WORK ORDER —
The answer is to contain only the line containing "Starting away from" and the lines after it through the last one, each reproduced exactly as it appears below.

Saved entries

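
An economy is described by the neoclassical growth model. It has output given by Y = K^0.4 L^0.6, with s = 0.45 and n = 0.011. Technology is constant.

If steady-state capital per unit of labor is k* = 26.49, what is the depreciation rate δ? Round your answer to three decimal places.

δ ≈ 0.052

Steady state requires s·f(k) = (n + δ)·k, i.e. s·k^α = (n + δ)·k.
So s / (n + δ) = (k*)^(1−α) = 26.49^0.6 = 7.1425.
Therefore n + δ = s / 7.1425 = 0.45 / 7.1425 = 0.0630, so δ = 0.0630 − 0.011 = 0.0520.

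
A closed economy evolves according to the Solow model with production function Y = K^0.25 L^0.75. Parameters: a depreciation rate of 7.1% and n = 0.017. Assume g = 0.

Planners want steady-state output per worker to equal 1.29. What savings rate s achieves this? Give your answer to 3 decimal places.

At the steady state, Δk = 0, so s·k^α = (n + δ)·k.
Since y* = [s/(n + δ)]^(α/(1−α)), we have s/(n + δ) = (y*)^((1−α)/α) = 1.29^3 = 2.1467.
Therefore s = 2.1467 × (n + δ) = 2.1467 × 0.088 = 0.1889.

s ≈ 0.189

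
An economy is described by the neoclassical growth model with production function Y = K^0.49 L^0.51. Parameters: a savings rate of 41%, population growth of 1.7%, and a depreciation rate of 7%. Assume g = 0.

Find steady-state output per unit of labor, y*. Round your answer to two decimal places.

y* = 4.43

At the steady state, Δk = 0, so s·k^α = (n + δ)·k.
Rearranging, k^(1−α) = s / (n + δ).
k^0.51 = 0.41 / (0.017 + 0.070) = 0.41 / 0.087 = 4.7126
k* = 4.7126^(1/0.51) ≈ 20.8987
y* = (k*)^α = 20.8987^0.49 ≈ 4.4346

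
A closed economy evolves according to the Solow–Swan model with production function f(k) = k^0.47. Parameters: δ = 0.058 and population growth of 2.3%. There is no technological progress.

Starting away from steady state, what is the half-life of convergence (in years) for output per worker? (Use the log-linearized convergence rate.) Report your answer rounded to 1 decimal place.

about 16.1 years

Near the steady state the convergence rate is λ = (1 − α)(n + δ).
λ = (1 − 0.47) × 0.081 = 0.53 × 0.081 = 0.04293
Half-life = ln 2 / λ = 0.6931 / 0.04293 ≈ 16.14 years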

ANSWER SECTION —
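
Starting away from steady state, what is the half-life of convergence (in years) for output per worker? (Use the log-linearized convergence rate.) Report your answer rounded to 1 decimal place.

about 16.1 years

Near the steady state the convergence rate is λ = (1 − α)(n + δ).
λ = (1 − 0.47) × 0.081 = 0.53 × 0.081 = 0.04293
Half-life = ln 2 / λ = 0.6931 / 0.04293 ≈ 16.14 years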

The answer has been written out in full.